Saved entries
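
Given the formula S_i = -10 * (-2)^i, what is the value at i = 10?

S_10 = -10 * (-2)^10 = -10 * 1024 = -10240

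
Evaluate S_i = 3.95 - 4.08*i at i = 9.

S_9 = 3.95 + -4.08*9 = 3.95 + -36.72 = -32.77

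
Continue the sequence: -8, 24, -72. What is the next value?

Ratios: 24 / -8 = -3.0
This is a geometric sequence with common ratio r = -3.
Next term = -72 * -3 = 216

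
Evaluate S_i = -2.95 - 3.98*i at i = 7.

S_7 = -2.95 + -3.98*7 = -2.95 + -27.86 = -30.81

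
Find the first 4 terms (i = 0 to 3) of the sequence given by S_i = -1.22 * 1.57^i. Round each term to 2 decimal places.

This is a geometric sequence.
i=0: S_0 = -1.22 * 1.57^0 = -1.22
i=1: S_1 = -1.22 * 1.57^1 ≈ -1.92
i=2: S_2 = -1.22 * 1.57^2 ≈ -3.01
i=3: S_3 = -1.22 * 1.57^3 ≈ -4.72
The first 4 terms are: [-1.22, -1.92, -3.01, -4.72]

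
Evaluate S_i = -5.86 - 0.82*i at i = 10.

S_10 = -5.86 + -0.82*10 = -5.86 + -8.2 = -14.06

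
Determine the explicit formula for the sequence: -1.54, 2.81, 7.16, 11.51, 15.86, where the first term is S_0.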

→ PROMPT: Word for word, transcribe the data shown above.

→ WORKED SOLUTION:
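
Given the formula S_i = -10 * (-2)^i, what is the value at i = 10?

S_10 = -10 * (-2)^10 = -10 * 1024 = -10240

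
Evaluate S_i = 3.95 - 4.08*i at i = 9.

S_9 = 3.95 + -4.08*9 = 3.95 + -36.72 = -32.77

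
Continue the sequence: -8, 24, -72. What is the next value?

Ratios: 24 / -8 = -3.0
This is a geometric sequence with common ratio r = -3.
Next term = -72 * -3 = 216

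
Evaluate S_i = -2.95 - 3.98*i at i = 7.

S_7 = -2.95 + -3.98*7 = -2.95 + -27.86 = -30.81

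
Find the first 4 terms (i = 0 to 3) of the sequence given by S_i = -1.22 * 1.57^i. Round each term to 2 decimal places.

This is a geometric sequence.
i=0: S_0 = -1.22 * 1.57^0 = -1.22
i=1: S_1 = -1.22 * 1.57^1 ≈ -1.92
i=2: S_2 = -1.22 * 1.57^2 ≈ -3.01
i=3: S_3 = -1.22 * 1.57^3 ≈ -4.72
The first 4 terms are: [-1.22, -1.92, -3.01, -4.72]

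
Evaluate S_i = -5.86 - 0.82*i at i = 10.

S_10 = -5.86 + -0.82*10 = -5.86 + -8.2 = -14.06

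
Determine the explicit formula for the sequence: -1.54, 2.81, 7.16, 11.51, 15.86, where the first term is S_0.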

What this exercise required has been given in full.